* Exercise requirements *
The lines to copy run from the one containing "Consider the hypergeometric" to the end of the records below; repeat them exactly and include nothing else.

* Exercise data *
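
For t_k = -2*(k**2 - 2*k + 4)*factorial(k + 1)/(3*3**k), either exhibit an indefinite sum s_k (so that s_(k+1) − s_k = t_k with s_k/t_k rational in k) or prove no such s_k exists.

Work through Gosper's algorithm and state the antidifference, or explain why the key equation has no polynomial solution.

The ratio is (k + 2)*(-2*k + (k + 1)**2 + 2)/(3*(k**2 - 2*k + 4)).
Take A(k)=k/3 + 2/3, B(k)=1, C(k)=k**2 - 2*k + 4.
Solve (k/3 + 2/3)·f(k+1) − (1)·f(k) = k**2 - 2*k + 4.
Degrees (1,0,2) ⇒ d ≤ 1.
Coefficient equations give f(k) = 3*(k - 2).
Certificate R = B(k−1)f/C = 3*(k - 2)/(k**2 - 2*k + 4) gives s_k = -2*(k - 2)*factorial(k + 1)/3**k.
Check: Δs_k = -2*(k**2 - 2*k + 4)*factorial(k + 1)/(3*3**k). ✓

s_k = -2*(k - 2)*factorial(k + 1)/3**k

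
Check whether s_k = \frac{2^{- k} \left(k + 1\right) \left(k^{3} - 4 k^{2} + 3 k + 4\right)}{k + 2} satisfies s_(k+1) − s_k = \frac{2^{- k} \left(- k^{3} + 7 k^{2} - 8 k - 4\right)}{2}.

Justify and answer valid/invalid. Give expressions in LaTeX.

s_(k+1) = (k**4 + k**3 - 4*k**2 + 8)/(2*2**k*(k + 3))
s_(k+1) − s_k = (-k**5 + 3*k**4 + 18*k**3 - 16*k**2 - 42*k - 8)/(2*2**k*(k**2 + 5*k + 6))
(s_(k+1) − s_k) − t_k = (k**4 - 3*k**3 - 14*k**2 + 26*k + 16)/(2*2**k*(k**2 + 5*k + 6))

Invalid: residual \frac{2^{- k} \left(k^{4} - 3 k^{3} - 14 k^{2} + 26 k + 16\right)}{2 \left(k^{2} + 5 k + 6\right)} ≠ 0.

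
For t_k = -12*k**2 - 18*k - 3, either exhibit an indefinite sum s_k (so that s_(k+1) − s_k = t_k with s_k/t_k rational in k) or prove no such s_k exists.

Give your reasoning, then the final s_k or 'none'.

Step 1: r(k) = (4*k**2 + 14*k + 11)/(4*k**2 + 6*k + 1).
Take A(k)=1, B(k)=1, C(k)=k**2 + 3*k/2 + 1/4.
f must satisfy (1)·f(k+1) − (1)·f(k) = k**2 + 3*k/2 + 1/4.
From deg A=0, deg B=0, deg C=2: d=3.
Solving with deg f ≤ 3: f(k) = k*(4*k**2 + 3*k - 4)/12.
Get s_k = R·t_k = k*(-4*k**2 - 3*k + 4) with R(k) = B(k−1)f(k)/C(k) = k*(4*k**2 + 3*k - 4)/(3*(4*k**2 + 6*k + 1)).
s_(k+1) − s_k = -12*k**2 - 18*k - 3 = t_k.

s_k = k*(-4*k**2 - 3*k + 4)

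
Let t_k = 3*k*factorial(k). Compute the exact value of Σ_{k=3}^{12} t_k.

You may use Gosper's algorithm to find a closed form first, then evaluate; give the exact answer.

Σ = 18681062382

r(k) = (k + 1)**2/k after simplifying.
Gosper form: A/B · C(k+1)/C(k) with A=k + 1, B=1, C=k.
Set up (k + 1)·f(k+1) − (1)·f(k) − (k) = 0.
deg f ≤ 0 (via 1,0,1).
Solve for f: f(k) = 1 (degree 0 ≤ 0).
Certificate R = B(k−1)f/C = 1/k gives s_k = 3*factorial(k).
Check: Δs_k = 3*k*factorial(k). ✓
Σ_(k=3)^(12) t_k = s_(13) − s_(3) = 18681062400 − (18) = 18681062382.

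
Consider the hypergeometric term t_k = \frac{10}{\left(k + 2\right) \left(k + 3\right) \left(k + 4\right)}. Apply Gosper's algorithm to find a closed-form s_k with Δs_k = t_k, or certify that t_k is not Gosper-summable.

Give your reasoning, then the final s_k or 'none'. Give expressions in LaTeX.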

* Expected answer *
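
Consider the hypergeometric term t_k = \frac{10}{\left(k + 2\right) \left(k + 3\right) \left(k + 4\right)}. Apply Gosper's algorithm to find a closed-form s_k with Δs_k = t_k, or certify that t_k is not Gosper-summable.

Give your reasoning, then the final s_k or 'none'. Give expressions in LaTeX.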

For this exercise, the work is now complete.